[Exercise instructions]
Can you quote the records below in full, word for word?

[Collected data entries]
+-------+

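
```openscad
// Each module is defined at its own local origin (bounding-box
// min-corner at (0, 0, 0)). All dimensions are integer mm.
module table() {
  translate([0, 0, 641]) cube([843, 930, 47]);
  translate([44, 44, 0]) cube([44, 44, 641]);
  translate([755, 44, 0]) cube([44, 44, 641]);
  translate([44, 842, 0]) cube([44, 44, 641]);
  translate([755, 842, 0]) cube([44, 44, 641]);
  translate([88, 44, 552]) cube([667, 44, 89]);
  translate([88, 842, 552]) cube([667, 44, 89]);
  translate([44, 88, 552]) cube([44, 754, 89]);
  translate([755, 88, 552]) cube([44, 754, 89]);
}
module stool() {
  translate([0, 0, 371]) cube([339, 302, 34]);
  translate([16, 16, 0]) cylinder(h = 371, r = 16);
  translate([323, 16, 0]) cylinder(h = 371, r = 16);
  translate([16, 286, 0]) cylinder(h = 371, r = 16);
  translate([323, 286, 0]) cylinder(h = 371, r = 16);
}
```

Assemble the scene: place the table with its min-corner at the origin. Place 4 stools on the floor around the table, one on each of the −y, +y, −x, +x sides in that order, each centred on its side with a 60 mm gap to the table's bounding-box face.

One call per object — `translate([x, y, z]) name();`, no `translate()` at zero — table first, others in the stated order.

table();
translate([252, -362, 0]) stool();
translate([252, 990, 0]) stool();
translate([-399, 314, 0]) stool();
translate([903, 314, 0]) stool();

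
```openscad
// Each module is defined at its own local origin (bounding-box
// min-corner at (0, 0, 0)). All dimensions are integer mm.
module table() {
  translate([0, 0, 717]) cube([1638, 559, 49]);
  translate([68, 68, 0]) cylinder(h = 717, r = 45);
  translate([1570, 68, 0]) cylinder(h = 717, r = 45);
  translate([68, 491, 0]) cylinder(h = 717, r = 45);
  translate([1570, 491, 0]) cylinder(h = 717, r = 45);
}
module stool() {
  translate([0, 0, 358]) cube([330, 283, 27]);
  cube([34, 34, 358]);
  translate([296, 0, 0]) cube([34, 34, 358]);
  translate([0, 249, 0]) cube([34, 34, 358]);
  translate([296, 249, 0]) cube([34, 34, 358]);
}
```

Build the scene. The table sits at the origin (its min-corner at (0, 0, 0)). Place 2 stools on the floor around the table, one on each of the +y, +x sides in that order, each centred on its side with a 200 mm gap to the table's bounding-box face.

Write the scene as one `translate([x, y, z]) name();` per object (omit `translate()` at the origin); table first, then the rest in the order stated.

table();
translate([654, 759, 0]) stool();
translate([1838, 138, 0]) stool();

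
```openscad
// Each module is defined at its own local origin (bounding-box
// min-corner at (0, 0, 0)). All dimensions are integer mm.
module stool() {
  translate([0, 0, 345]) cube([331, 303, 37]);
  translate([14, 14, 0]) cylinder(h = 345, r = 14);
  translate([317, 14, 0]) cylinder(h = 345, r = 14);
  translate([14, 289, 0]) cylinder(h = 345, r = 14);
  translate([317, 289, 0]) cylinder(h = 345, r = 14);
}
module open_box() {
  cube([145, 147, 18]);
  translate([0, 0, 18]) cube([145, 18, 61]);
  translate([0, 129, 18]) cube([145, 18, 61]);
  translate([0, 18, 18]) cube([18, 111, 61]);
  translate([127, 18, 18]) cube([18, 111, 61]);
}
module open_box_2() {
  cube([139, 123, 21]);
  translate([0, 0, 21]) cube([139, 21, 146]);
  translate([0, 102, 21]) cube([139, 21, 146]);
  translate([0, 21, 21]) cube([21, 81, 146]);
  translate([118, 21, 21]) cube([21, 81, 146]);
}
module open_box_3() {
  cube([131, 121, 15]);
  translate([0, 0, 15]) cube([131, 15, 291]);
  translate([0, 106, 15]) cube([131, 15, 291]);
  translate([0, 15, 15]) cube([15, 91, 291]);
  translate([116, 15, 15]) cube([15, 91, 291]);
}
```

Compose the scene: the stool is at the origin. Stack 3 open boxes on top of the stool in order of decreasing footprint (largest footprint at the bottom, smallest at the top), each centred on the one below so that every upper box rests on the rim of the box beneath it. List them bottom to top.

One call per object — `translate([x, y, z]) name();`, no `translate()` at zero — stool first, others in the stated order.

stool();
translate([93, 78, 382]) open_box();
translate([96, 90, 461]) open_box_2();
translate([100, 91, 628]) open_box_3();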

+-------+

[Output of the task]
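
```openscad
// Each module is defined at its own local origin (bounding-box
// min-corner at (0, 0, 0)). All dimensions are integer mm.
module table() {
  translate([0, 0, 641]) cube([843, 930, 47]);
  translate([44, 44, 0]) cube([44, 44, 641]);
  translate([755, 44, 0]) cube([44, 44, 641]);
  translate([44, 842, 0]) cube([44, 44, 641]);
  translate([755, 842, 0]) cube([44, 44, 641]);
  translate([88, 44, 552]) cube([667, 44, 89]);
  translate([88, 842, 552]) cube([667, 44, 89]);
  translate([44, 88, 552]) cube([44, 754, 89]);
  translate([755, 88, 552]) cube([44, 754, 89]);
}
module stool() {
  translate([0, 0, 371]) cube([339, 302, 34]);
  translate([16, 16, 0]) cylinder(h = 371, r = 16);
  translate([323, 16, 0]) cylinder(h = 371, r = 16);
  translate([16, 286, 0]) cylinder(h = 371, r = 16);
  translate([323, 286, 0]) cylinder(h = 371, r = 16);
}
```

Assemble the scene: place the table with its min-corner at the origin. Place 4 stools on the floor around the table, one on each of the −y, +y, −x, +x sides in that order, each centred on its side with a 60 mm gap to the table's bounding-box face.

One call per object — `translate([x, y, z]) name();`, no `translate()` at zero — table first, others in the stated order.

table();
translate([252, -362, 0]) stool();
translate([252, 990, 0]) stool();
translate([-399, 314, 0]) stool();
translate([903, 314, 0]) stool();

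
```openscad
// Each module is defined at its own local origin (bounding-box
// min-corner at (0, 0, 0)). All dimensions are integer mm.
module table() {
  translate([0, 0, 717]) cube([1638, 559, 49]);
  translate([68, 68, 0]) cylinder(h = 717, r = 45);
  translate([1570, 68, 0]) cylinder(h = 717, r = 45);
  translate([68, 491, 0]) cylinder(h = 717, r = 45);
  translate([1570, 491, 0]) cylinder(h = 717, r = 45);
}
module stool() {
  translate([0, 0, 358]) cube([330, 283, 27]);
  cube([34, 34, 358]);
  translate([296, 0, 0]) cube([34, 34, 358]);
  translate([0, 249, 0]) cube([34, 34, 358]);
  translate([296, 249, 0]) cube([34, 34, 358]);
}
```

Build the scene. The table sits at the origin (its min-corner at (0, 0, 0)). Place 2 stools on the floor around the table, one on each of the +y, +x sides in that order, each centred on its side with a 200 mm gap to the table's bounding-box face.

Write the scene as one `translate([x, y, z]) name();` per object (omit `translate()` at the origin); table first, then the rest in the order stated.

table();
translate([654, 759, 0]) stool();
translate([1838, 138, 0]) stool();

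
```openscad
// Each module is defined at its own local origin (bounding-box
// min-corner at (0, 0, 0)). All dimensions are integer mm.
module stool() {
  translate([0, 0, 345]) cube([331, 303, 37]);
  translate([14, 14, 0]) cylinder(h = 345, r = 14);
  translate([317, 14, 0]) cylinder(h = 345, r = 14);
  translate([14, 289, 0]) cylinder(h = 345, r = 14);
  translate([317, 289, 0]) cylinder(h = 345, r = 14);
}
module open_box() {
  cube([145, 147, 18]);
  translate([0, 0, 18]) cube([145, 18, 61]);
  translate([0, 129, 18]) cube([145, 18, 61]);
  translate([0, 18, 18]) cube([18, 111, 61]);
  translate([127, 18, 18]) cube([18, 111, 61]);
}
module open_box_2() {
  cube([139, 123, 21]);
  translate([0, 0, 21]) cube([139, 21, 146]);
  translate([0, 102, 21]) cube([139, 21, 146]);
  translate([0, 21, 21]) cube([21, 81, 146]);
  translate([118, 21, 21]) cube([21, 81, 146]);
}
module open_box_3() {
  cube([131, 121, 15]);
  translate([0, 0, 15]) cube([131, 15, 291]);
  translate([0, 106, 15]) cube([131, 15, 291]);
  translate([0, 15, 15]) cube([15, 91, 291]);
  translate([116, 15, 15]) cube([15, 91, 291]);
}
```

Compose the scene: the stool is at the origin. Stack 3 open boxes on top of the stool in order of decreasing footprint (largest footprint at the bottom, smallest at the top), each centred on the one below so that every upper box rests on the rim of the box beneath it. List them bottom to top.

One call per object — `translate([x, y, z]) name();`, no `translate()` at zero — stool first, others in the stated order.

stool();
translate([93, 78, 382]) open_box();
translate([96, 90, 461]) open_box_2();
translate([100, 91, 628]) open_box_3();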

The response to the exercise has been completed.